(Input data Opens)

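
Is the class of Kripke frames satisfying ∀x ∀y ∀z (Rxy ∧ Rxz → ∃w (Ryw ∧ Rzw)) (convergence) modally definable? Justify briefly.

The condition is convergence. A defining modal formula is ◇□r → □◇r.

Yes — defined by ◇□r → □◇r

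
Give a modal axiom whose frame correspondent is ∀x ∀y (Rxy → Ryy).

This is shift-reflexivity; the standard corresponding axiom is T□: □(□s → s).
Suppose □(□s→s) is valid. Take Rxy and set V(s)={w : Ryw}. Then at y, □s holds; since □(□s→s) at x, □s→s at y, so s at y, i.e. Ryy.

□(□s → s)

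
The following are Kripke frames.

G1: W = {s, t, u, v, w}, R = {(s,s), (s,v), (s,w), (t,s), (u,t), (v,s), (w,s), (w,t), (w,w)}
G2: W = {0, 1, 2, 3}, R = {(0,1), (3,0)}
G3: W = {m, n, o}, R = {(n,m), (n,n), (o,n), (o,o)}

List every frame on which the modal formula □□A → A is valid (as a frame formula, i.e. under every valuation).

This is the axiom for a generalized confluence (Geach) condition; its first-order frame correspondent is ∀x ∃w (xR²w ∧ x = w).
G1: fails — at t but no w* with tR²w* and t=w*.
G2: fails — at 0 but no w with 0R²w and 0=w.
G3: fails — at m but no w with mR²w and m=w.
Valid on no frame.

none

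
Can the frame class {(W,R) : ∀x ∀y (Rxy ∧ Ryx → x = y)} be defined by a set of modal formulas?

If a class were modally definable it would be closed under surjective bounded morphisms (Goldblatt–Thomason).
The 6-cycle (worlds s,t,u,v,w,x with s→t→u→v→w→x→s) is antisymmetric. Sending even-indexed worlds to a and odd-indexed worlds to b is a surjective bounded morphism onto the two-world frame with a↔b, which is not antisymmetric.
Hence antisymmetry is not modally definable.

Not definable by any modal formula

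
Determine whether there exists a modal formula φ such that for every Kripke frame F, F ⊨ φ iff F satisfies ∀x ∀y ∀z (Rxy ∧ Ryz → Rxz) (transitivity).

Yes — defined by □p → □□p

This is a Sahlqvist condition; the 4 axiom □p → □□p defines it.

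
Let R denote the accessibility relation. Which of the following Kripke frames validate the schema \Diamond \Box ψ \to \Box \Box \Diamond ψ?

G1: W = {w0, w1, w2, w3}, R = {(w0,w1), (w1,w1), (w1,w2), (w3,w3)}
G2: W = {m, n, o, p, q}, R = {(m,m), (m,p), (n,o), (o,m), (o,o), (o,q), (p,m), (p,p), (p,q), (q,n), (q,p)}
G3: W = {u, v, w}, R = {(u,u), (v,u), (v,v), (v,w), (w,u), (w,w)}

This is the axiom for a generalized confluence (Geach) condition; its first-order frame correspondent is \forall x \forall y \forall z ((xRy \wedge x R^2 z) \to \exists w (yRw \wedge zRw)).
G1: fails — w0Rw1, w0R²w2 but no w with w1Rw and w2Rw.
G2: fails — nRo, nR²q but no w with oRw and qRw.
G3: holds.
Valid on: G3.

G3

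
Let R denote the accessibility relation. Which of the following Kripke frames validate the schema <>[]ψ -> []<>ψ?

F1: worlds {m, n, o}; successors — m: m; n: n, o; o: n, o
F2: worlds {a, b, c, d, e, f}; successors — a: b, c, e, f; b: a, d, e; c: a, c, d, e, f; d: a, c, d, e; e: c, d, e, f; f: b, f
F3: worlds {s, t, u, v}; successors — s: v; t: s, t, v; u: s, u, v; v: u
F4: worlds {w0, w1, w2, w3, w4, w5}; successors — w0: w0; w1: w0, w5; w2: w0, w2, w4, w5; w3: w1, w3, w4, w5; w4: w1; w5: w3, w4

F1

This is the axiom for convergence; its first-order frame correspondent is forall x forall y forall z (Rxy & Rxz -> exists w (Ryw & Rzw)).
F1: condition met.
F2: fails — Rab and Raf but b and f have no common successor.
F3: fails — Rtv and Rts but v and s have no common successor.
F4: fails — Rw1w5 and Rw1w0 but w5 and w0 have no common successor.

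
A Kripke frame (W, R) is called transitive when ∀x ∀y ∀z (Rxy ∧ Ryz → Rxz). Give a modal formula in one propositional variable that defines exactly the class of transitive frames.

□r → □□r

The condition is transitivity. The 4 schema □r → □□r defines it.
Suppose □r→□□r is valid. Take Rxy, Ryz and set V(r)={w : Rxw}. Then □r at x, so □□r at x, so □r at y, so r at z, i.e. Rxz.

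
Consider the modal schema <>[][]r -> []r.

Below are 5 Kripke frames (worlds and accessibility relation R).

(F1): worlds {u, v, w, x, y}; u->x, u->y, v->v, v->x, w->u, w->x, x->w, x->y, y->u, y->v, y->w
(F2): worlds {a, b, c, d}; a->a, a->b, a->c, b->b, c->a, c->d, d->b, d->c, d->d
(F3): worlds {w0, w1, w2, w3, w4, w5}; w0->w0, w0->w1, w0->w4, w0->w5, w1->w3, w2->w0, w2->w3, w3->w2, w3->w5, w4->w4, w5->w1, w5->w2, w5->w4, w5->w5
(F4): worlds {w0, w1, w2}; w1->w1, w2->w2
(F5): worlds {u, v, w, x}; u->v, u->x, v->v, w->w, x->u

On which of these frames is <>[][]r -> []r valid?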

(Input data Closes)

▶ **Try it**: The answer should consist of every line from the listing above that includes the word "relation".

▶ **Reply to the task**:
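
Let R denote the accessibility relation. Which of the following Kripke frames validate the schema \Diamond \Box ψ \to \Box \Box \Diamond ψ?
Let R denote the accessibility relation. Which of the following Kripke frames validate the schema <>[]ψ -> []<>ψ?
Below are 5 Kripke frames (worlds and accessibility relation R).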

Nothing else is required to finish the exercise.